> _THE DATA_:
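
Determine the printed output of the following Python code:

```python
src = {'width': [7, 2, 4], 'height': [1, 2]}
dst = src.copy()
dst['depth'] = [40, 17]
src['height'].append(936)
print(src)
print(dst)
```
{'width': [7, 2, 4], 'height': [1, 2, 936]}
{'width': [7, 2, 4], 'height': [1, 2, 936], 'depth': [40, 17]}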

> _TASK REQUIREMENTS_: Copy out the entries from the material above, matching each one exactly.

> _EXERCISE RESPONSE_:
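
Determine the printed output of the following Python code:

```python
src = {'width': [7, 2, 4], 'height': [1, 2]}
dst = src.copy()
dst['depth'] = [40, 17]
src['height'].append(936)
print(src)
print(dst)
```
{'width': [7, 2, 4], 'height': [1, 2, 936]}
{'width': [7, 2, 4], 'height': [1, 2, 936], 'depth': [40, 17]}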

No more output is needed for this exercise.